Print nothing except the lines of the listing below from the line with "A scene from a student" to the line with "Mei-Lin and Yusra are present.", each exactly as written, both ends included.

╭─ INFORMATION SHOWN

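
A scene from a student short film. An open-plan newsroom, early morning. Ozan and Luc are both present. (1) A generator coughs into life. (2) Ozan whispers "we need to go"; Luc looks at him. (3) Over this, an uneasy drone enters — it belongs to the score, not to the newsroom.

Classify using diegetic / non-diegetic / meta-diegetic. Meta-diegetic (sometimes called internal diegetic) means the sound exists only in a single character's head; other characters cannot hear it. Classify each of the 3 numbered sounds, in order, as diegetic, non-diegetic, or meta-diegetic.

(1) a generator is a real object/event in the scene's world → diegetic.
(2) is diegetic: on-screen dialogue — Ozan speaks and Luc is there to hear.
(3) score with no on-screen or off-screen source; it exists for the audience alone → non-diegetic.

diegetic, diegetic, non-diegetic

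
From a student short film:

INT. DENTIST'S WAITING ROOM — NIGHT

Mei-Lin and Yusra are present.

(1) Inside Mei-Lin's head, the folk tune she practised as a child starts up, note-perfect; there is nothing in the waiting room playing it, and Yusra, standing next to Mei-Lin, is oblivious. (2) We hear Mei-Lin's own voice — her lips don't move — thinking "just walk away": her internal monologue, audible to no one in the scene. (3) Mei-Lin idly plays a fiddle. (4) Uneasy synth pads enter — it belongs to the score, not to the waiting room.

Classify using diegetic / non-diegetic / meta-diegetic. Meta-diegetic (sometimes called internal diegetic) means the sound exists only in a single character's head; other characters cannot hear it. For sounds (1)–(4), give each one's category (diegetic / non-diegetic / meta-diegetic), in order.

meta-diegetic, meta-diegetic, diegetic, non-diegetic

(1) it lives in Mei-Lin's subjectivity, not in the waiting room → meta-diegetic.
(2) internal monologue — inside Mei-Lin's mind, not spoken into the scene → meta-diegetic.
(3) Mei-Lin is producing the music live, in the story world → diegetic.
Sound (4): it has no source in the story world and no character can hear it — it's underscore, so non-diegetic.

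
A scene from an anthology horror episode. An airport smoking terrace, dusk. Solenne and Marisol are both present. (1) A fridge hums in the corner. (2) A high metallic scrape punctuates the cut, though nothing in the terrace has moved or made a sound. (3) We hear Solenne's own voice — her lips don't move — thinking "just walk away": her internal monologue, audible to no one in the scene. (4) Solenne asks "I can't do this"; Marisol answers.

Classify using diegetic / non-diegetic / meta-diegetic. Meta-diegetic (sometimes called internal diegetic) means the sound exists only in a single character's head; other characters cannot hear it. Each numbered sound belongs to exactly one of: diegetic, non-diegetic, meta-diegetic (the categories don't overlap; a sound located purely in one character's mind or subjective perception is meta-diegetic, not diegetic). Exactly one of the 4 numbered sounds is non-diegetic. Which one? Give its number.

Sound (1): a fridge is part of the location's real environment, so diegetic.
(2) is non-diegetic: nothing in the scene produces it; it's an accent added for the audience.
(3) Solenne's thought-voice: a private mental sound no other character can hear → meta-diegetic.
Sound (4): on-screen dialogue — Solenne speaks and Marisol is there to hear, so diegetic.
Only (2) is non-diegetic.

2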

╰─
╭─ INFORMATION SHOWN

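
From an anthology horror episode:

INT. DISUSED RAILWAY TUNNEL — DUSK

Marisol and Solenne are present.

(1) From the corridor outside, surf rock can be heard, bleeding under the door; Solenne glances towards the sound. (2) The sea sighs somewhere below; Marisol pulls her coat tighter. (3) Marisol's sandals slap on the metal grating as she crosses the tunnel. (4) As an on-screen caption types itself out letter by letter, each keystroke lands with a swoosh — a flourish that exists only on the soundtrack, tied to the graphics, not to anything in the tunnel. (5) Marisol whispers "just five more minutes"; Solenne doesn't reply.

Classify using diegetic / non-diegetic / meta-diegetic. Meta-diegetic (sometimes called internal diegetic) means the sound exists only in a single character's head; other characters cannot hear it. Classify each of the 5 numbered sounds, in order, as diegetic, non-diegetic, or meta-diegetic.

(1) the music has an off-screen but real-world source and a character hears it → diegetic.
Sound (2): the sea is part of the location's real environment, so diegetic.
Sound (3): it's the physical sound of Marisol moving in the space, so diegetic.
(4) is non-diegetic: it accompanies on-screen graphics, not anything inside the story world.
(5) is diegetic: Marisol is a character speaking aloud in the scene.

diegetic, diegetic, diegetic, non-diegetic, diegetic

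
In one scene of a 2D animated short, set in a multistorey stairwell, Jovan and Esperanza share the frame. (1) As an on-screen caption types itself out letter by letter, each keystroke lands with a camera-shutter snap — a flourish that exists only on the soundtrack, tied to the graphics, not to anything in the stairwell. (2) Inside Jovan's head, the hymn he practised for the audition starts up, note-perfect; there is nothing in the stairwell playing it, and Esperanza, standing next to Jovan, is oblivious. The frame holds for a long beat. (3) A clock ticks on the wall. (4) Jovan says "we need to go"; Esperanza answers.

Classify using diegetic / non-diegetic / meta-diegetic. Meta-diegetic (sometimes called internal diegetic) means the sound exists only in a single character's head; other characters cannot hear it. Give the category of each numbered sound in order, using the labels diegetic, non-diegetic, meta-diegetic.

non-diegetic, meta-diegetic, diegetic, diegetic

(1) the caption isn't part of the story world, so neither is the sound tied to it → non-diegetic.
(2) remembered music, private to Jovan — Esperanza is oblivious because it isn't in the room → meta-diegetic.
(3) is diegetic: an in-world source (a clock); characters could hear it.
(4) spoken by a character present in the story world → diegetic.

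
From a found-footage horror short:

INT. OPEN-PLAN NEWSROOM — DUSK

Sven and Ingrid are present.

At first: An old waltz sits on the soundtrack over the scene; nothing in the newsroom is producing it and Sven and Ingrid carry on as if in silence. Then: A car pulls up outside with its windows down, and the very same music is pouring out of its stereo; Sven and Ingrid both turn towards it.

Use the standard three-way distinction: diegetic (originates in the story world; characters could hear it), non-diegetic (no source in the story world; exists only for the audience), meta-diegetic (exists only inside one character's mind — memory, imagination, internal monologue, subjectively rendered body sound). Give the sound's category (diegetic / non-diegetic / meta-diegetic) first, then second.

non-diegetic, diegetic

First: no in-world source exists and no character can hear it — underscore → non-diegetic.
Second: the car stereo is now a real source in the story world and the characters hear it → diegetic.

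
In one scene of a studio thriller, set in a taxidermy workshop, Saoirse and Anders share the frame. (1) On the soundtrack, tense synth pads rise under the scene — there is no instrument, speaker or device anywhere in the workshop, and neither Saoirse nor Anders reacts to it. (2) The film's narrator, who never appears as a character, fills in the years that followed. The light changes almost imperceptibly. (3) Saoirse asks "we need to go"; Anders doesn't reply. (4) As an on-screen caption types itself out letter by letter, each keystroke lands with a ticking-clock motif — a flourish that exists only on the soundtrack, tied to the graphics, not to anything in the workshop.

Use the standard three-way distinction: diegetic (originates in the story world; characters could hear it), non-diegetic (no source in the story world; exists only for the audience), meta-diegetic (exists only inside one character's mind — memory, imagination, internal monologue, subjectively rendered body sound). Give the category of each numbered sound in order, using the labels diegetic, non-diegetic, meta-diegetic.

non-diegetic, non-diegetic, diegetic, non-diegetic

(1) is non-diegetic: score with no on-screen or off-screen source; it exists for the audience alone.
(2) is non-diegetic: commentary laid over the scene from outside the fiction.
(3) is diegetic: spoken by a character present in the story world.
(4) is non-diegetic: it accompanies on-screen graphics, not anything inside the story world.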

╰─
╭─ INFORMATION SHOWN

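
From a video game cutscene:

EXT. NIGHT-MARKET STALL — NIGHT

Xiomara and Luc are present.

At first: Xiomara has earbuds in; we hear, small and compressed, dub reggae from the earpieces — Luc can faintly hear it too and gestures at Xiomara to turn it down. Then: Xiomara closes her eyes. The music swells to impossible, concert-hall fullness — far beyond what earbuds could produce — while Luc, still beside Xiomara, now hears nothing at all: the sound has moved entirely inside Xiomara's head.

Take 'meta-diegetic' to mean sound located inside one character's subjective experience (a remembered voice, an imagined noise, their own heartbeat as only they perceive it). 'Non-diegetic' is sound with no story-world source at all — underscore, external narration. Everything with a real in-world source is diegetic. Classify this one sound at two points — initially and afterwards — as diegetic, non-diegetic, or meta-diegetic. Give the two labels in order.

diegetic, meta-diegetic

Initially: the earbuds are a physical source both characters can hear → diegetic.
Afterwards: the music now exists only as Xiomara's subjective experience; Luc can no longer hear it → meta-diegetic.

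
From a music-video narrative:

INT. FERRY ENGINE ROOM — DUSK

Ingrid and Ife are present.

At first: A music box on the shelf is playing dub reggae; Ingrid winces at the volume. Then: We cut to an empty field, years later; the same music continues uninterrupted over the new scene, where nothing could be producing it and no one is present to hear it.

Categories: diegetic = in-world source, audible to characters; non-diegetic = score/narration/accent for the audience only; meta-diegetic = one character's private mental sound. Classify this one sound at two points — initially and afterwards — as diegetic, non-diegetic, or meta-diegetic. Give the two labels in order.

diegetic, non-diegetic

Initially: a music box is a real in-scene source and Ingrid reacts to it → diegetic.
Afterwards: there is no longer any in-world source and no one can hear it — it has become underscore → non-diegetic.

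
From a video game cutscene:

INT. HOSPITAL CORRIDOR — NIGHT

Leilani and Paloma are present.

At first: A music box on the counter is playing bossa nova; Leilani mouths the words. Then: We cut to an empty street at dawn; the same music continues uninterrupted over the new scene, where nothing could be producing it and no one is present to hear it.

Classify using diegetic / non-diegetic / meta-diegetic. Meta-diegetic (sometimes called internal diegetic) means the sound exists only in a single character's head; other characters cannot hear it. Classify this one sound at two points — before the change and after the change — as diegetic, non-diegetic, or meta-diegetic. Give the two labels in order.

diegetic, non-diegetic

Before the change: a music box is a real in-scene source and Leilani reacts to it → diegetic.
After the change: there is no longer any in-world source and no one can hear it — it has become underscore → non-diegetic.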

╰─

● **TASK RESPONSE**:
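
A scene from a student short film. An open-plan newsroom, early morning. Ozan and Luc are both present. (1) A generator coughs into life. (2) Ozan whispers "we need to go"; Luc looks at him. (3) Over this, an uneasy drone enters — it belongs to the score, not to the newsroom.

Classify using diegetic / non-diegetic / meta-diegetic. Meta-diegetic (sometimes called internal diegetic) means the sound exists only in a single character's head; other characters cannot hear it. Classify each of the 3 numbered sounds, in order, as diegetic, non-diegetic, or meta-diegetic.

(1) a generator is a real object/event in the scene's world → diegetic.
(2) is diegetic: on-screen dialogue — Ozan speaks and Luc is there to hear.
(3) score with no on-screen or off-screen source; it exists for the audience alone → non-diegetic.

diegetic, diegetic, non-diegetic

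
From a student short film:

INT. DENTIST'S WAITING ROOM — NIGHT

Mei-Lin and Yusra are present.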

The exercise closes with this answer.